▸ **About this task**:
Write the entries out again. Every character must match.

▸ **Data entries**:
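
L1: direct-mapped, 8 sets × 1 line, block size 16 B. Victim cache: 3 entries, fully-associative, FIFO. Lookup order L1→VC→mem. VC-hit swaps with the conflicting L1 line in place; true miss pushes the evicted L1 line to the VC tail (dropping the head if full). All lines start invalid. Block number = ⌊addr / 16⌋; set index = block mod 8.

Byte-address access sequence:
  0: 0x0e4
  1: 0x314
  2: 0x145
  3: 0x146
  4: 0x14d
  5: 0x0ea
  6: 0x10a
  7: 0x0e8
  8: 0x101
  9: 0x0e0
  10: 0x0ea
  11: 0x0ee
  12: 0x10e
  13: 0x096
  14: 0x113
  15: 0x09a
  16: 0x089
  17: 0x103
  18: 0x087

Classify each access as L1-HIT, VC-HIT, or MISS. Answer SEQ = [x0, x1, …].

SEQ = [MISS, MISS, MISS, L1-HIT, L1-HIT, L1-HIT, MISS, L1-HIT, L1-HIT, L1-HIT, L1-HIT, L1-HIT, L1-HIT, MISS, MISS, VC-HIT, MISS, VC-HIT, VC-HIT]

0: 0xe4 (blk 14, set 6) → MISS  vc=[]
1: 0x314 (blk 49, set 1) → MISS  vc=[]
2: 0x145 (blk 20, set 4) → MISS  vc=[]
3: 0x146 (blk 20, set 4) → L1-HIT  vc=[]
4: 0x14d (blk 20, set 4) → L1-HIT  vc=[]
5: 0xea (blk 14, set 6) → L1-HIT  vc=[]
6: 0x10a (blk 16, set 0) → MISS  vc=[]
7: 0xe8 (blk 14, set 6) → L1-HIT  vc=[]
8: 0x101 (blk 16, set 0) → L1-HIT  vc=[]
9: 0xe0 (blk 14, set 6) → L1-HIT  vc=[]
10: 0xea (blk 14, set 6) → L1-HIT  vc=[]
11: 0xee (blk 14, set 6) → L1-HIT  vc=[]
12: 0x10e (blk 16, set 0) → L1-HIT  vc=[]
13: 0x96 (blk 9, set 1) → MISS  vc=[49]
14: 0x113 (blk 17, set 1) → MISS  vc=[49, 9]
15: 0x9a (blk 9, set 1) → VC-HIT  vc=[49, 17]
16: 0x89 (blk 8, set 0) → MISS  vc=[49, 17, 16]
17: 0x103 (blk 16, set 0) → VC-HIT  vc=[49, 17, 8]
18: 0x87 (blk 8, set 0) → VC-HIT  vc=[49, 17, 16]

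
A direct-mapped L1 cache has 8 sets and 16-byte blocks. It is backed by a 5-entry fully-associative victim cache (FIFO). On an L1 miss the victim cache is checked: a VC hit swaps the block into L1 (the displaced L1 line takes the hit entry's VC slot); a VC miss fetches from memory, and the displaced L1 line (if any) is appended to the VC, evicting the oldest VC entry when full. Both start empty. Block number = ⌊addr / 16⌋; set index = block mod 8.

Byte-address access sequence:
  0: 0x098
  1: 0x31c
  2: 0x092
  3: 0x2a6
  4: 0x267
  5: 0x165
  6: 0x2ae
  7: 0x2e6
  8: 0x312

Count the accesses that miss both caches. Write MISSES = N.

0: 0x98 (blk 9, set 1) → MISS  vc=[]
1: 0x31c (blk 49, set 1) → MISS  vc=[9]
2: 0x92 (blk 9, set 1) → VC-HIT  vc=[49]
3: 0x2a6 (blk 42, set 2) → MISS  vc=[49]
4: 0x267 (blk 38, set 6) → MISS  vc=[49]
5: 0x165 (blk 22, set 6) → MISS  vc=[49, 38]
6: 0x2ae (blk 42, set 2) → L1-HIT  vc=[49, 38]
7: 0x2e6 (blk 46, set 6) → MISS  vc=[49, 38, 22]
8: 0x312 (blk 49, set 1) → VC-HIT  vc=[9, 38, 22]

MISSES = 6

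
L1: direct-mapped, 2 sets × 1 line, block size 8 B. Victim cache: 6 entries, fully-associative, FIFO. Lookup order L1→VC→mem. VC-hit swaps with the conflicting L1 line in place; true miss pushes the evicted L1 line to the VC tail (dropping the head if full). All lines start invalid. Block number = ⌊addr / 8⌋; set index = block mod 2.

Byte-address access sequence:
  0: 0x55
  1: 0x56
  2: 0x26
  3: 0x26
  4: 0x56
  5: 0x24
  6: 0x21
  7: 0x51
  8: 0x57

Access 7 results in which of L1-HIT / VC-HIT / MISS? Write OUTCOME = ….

OUTCOME = VC-HIT

0: 0x55 (blk 10, set 0) → MISS  vc=[]
1: 0x56 (blk 10, set 0) → L1-HIT  vc=[]
2: 0x26 (blk 4, set 0) → MISS  vc=[10]
3: 0x26 (blk 4, set 0) → L1-HIT  vc=[10]
4: 0x56 (blk 10, set 0) → VC-HIT  vc=[4]
5: 0x24 (blk 4, set 0) → VC-HIT  vc=[10]
6: 0x21 (blk 4, set 0) → L1-HIT  vc=[10]
7: 0x51 (blk 10, set 0) → VC-HIT  vc=[4]
8: 0x57 (blk 10, set 0) → L1-HIT  vc=[4]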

▸ **Exercise answer**:
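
L1: direct-mapped, 8 sets × 1 line, block size 16 B. Victim cache: 3 entries, fully-associative, FIFO. Lookup order L1→VC→mem. VC-hit swaps with the conflicting L1 line in place; true miss pushes the evicted L1 line to the VC tail (dropping the head if full). All lines start invalid. Block number = ⌊addr / 16⌋; set index = block mod 8.

Byte-address access sequence:
  0: 0x0e4
  1: 0x314
  2: 0x145
  3: 0x146
  4: 0x14d
  5: 0x0ea
  6: 0x10a
  7: 0x0e8
  8: 0x101
  9: 0x0e0
  10: 0x0ea
  11: 0x0ee
  12: 0x10e
  13: 0x096
  14: 0x113
  15: 0x09a
  16: 0x089
  17: 0x103
  18: 0x087

Classify each access as L1-HIT, VC-HIT, or MISS. Answer SEQ = [x0, x1, …].

SEQ = [MISS, MISS, MISS, L1-HIT, L1-HIT, L1-HIT, MISS, L1-HIT, L1-HIT, L1-HIT, L1-HIT, L1-HIT, L1-HIT, MISS, MISS, VC-HIT, MISS, VC-HIT, VC-HIT]

0: 0xe4 (blk 14, set 6) → MISS  vc=[]
1: 0x314 (blk 49, set 1) → MISS  vc=[]
2: 0x145 (blk 20, set 4) → MISS  vc=[]
3: 0x146 (blk 20, set 4) → L1-HIT  vc=[]
4: 0x14d (blk 20, set 4) → L1-HIT  vc=[]
5: 0xea (blk 14, set 6) → L1-HIT  vc=[]
6: 0x10a (blk 16, set 0) → MISS  vc=[]
7: 0xe8 (blk 14, set 6) → L1-HIT  vc=[]
8: 0x101 (blk 16, set 0) → L1-HIT  vc=[]
9: 0xe0 (blk 14, set 6) → L1-HIT  vc=[]
10: 0xea (blk 14, set 6) → L1-HIT  vc=[]
11: 0xee (blk 14, set 6) → L1-HIT  vc=[]
12: 0x10e (blk 16, set 0) → L1-HIT  vc=[]
13: 0x96 (blk 9, set 1) → MISS  vc=[49]
14: 0x113 (blk 17, set 1) → MISS  vc=[49, 9]
15: 0x9a (blk 9, set 1) → VC-HIT  vc=[49, 17]
16: 0x89 (blk 8, set 0) → MISS  vc=[49, 17, 16]
17: 0x103 (blk 16, set 0) → VC-HIT  vc=[49, 17, 8]
18: 0x87 (blk 8, set 0) → VC-HIT  vc=[49, 17, 16]

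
A direct-mapped L1 cache has 8 sets and 16-byte blocks. It is backed by a 5-entry fully-associative victim cache (FIFO). On an L1 miss the victim cache is checked: a VC hit swaps the block into L1 (the displaced L1 line takes the hit entry's VC slot); a VC miss fetches from memory, and the displaced L1 line (if any) is appended to the VC, evicting the oldest VC entry when full. Both start empty. Block number = ⌊addr / 16⌋; set index = block mod 8.

Byte-address access sequence:
  0: 0x098
  1: 0x31c
  2: 0x092
  3: 0x2a6
  4: 0x267
  5: 0x165
  6: 0x2ae
  7: 0x2e6
  8: 0x312

Count the accesses that miss both caches. Write MISSES = N.

0: 0x98 (blk 9, set 1) → MISS  vc=[]
1: 0x31c (blk 49, set 1) → MISS  vc=[9]
2: 0x92 (blk 9, set 1) → VC-HIT  vc=[49]
3: 0x2a6 (blk 42, set 2) → MISS  vc=[49]
4: 0x267 (blk 38, set 6) → MISS  vc=[49]
5: 0x165 (blk 22, set 6) → MISS  vc=[49, 38]
6: 0x2ae (blk 42, set 2) → L1-HIT  vc=[49, 38]
7: 0x2e6 (blk 46, set 6) → MISS  vc=[49, 38, 22]
8: 0x312 (blk 49, set 1) → VC-HIT  vc=[9, 38, 22]

MISSES = 6

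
L1: direct-mapped, 2 sets × 1 line, block size 8 B. Victim cache: 6 entries, fully-associative, FIFO. Lookup order L1→VC→mem. VC-hit swaps with the conflicting L1 line in place; true miss pushes the evicted L1 line to the VC tail (dropping the head if full). All lines start invalid. Block number = ⌊addr / 8⌋; set index = block mod 2.

Byte-address access sequence:
  0: 0x55
  1: 0x56
  2: 0x26
  3: 0x26
  4: 0x56
  5: 0x24
  6: 0x21
  7: 0x51
  8: 0x57

Access 7 results in which of L1-HIT / VC-HIT / MISS? Write OUTCOME = ….

OUTCOME = VC-HIT

0: 0x55 (blk 10, set 0) → MISS  vc=[]
1: 0x56 (blk 10, set 0) → L1-HIT  vc=[]
2: 0x26 (blk 4, set 0) → MISS  vc=[10]
3: 0x26 (blk 4, set 0) → L1-HIT  vc=[10]
4: 0x56 (blk 10, set 0) → VC-HIT  vc=[4]
5: 0x24 (blk 4, set 0) → VC-HIT  vc=[10]
6: 0x21 (blk 4, set 0) → L1-HIT  vc=[10]
7: 0x51 (blk 10, set 0) → VC-HIT  vc=[4]
8: 0x57 (blk 10, set 0) → L1-HIT  vc=[4]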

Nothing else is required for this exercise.